### WORK REQUIRED
Each line from the material with the word "matrix" in it must be copied.

################

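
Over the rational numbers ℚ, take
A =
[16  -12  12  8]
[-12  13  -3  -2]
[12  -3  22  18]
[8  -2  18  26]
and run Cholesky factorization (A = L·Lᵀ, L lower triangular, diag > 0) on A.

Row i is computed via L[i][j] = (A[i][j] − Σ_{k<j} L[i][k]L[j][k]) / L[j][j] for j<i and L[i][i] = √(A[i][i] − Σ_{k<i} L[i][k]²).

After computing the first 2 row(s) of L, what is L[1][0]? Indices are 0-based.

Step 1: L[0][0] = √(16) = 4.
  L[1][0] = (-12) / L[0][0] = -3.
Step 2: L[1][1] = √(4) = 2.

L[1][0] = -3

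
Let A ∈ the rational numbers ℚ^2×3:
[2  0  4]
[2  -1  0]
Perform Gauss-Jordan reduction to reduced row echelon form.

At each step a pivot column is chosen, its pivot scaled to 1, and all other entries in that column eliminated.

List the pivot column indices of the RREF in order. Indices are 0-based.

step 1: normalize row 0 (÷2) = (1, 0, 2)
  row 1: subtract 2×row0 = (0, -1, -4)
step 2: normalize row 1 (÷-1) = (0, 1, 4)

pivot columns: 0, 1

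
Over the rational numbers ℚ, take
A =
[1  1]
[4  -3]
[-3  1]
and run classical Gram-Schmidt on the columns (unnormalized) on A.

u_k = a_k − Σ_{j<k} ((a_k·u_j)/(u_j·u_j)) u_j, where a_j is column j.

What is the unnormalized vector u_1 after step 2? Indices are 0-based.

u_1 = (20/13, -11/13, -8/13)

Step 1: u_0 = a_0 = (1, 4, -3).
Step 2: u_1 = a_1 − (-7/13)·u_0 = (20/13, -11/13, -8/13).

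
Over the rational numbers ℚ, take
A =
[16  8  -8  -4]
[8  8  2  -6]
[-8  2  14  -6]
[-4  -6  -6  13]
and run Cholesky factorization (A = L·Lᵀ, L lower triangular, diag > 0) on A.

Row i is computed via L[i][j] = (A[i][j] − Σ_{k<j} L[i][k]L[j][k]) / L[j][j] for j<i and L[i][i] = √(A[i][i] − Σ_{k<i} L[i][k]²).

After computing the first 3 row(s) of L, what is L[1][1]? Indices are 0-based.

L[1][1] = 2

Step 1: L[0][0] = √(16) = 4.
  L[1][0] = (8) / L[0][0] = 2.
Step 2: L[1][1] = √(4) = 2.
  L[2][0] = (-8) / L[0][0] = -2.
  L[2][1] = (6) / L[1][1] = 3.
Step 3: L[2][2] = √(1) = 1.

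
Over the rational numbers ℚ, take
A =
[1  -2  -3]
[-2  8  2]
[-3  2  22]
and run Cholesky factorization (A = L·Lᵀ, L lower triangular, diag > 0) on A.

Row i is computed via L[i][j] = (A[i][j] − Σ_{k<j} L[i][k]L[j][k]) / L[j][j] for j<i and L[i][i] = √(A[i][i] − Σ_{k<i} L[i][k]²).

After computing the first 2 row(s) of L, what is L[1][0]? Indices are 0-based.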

################

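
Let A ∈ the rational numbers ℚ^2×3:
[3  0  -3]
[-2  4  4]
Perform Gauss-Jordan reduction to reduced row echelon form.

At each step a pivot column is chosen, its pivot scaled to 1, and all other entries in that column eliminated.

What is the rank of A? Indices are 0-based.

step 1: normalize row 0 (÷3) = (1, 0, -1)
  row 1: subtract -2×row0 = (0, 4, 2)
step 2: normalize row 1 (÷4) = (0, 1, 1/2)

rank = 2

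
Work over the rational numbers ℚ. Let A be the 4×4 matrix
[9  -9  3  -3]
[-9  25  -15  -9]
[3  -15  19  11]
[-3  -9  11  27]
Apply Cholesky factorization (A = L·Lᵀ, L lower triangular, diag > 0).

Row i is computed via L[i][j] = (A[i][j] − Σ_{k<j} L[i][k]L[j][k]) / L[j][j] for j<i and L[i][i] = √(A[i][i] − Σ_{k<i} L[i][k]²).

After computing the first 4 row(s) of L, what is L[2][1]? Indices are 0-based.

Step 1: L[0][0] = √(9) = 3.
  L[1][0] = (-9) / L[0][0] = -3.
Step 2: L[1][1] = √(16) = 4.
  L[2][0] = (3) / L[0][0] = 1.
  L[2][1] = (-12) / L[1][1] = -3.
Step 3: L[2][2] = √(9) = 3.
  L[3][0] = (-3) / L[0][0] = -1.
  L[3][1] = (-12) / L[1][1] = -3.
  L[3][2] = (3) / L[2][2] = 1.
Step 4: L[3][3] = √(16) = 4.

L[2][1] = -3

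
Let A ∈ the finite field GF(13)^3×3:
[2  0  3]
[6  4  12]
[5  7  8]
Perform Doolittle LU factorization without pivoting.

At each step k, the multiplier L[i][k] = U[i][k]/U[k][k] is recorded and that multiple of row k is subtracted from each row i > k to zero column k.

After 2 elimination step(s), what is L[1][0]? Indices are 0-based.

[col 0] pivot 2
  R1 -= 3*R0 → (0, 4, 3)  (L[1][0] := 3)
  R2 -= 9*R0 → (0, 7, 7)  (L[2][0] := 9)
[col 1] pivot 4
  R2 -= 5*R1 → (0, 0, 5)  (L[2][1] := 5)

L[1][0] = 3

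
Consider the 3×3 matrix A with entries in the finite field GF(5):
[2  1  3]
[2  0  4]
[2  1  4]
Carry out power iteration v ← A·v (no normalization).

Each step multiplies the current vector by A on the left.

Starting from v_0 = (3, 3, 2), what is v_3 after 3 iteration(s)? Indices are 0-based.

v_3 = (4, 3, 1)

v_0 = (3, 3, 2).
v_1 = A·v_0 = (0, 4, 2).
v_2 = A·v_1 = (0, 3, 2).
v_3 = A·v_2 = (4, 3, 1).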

################

### EXERCISE RESULT
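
Work over the rational numbers ℚ. Let A be the 4×4 matrix
Consider the 3×3 matrix A with entries in the finite field GF(5):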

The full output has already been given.